:: Dataset content
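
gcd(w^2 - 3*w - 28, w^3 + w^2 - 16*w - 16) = w + 4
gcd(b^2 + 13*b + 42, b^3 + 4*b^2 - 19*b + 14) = b + 7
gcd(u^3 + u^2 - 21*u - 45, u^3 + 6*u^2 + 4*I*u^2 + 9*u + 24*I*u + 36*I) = u^2 + 6*u + 9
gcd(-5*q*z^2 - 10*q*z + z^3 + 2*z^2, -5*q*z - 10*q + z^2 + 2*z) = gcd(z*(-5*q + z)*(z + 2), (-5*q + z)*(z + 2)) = -5*q*z - 10*q + z^2 + 2*z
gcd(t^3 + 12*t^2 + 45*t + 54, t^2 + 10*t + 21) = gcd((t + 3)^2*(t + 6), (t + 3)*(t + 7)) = t + 3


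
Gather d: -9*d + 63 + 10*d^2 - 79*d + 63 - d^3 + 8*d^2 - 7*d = -d^3 + 18*d^2 - 95*d + 126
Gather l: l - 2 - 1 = l - 3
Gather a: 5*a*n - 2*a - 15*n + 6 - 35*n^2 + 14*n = a*(5*n - 2) - 35*n^2 - n + 6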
::::
→ Exercise
Write out the records again, exactly as given.

→ Solution for this problem
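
gcd(w^2 - 3*w - 28, w^3 + w^2 - 16*w - 16) = w + 4
gcd(b^2 + 13*b + 42, b^3 + 4*b^2 - 19*b + 14) = b + 7
gcd(u^3 + u^2 - 21*u - 45, u^3 + 6*u^2 + 4*I*u^2 + 9*u + 24*I*u + 36*I) = u^2 + 6*u + 9
gcd(-5*q*z^2 - 10*q*z + z^3 + 2*z^2, -5*q*z - 10*q + z^2 + 2*z) = gcd(z*(-5*q + z)*(z + 2), (-5*q + z)*(z + 2)) = -5*q*z - 10*q + z^2 + 2*z
gcd(t^3 + 12*t^2 + 45*t + 54, t^2 + 10*t + 21) = gcd((t + 3)^2*(t + 6), (t + 3)*(t + 7)) = t + 3


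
Gather d: -9*d + 63 + 10*d^2 - 79*d + 63 - d^3 + 8*d^2 - 7*d = -d^3 + 18*d^2 - 95*d + 126
Gather l: l - 2 - 1 = l - 3
Gather a: 5*a*n - 2*a - 15*n + 6 - 35*n^2 + 14*n = a*(5*n - 2) - 35*n^2 - n + 6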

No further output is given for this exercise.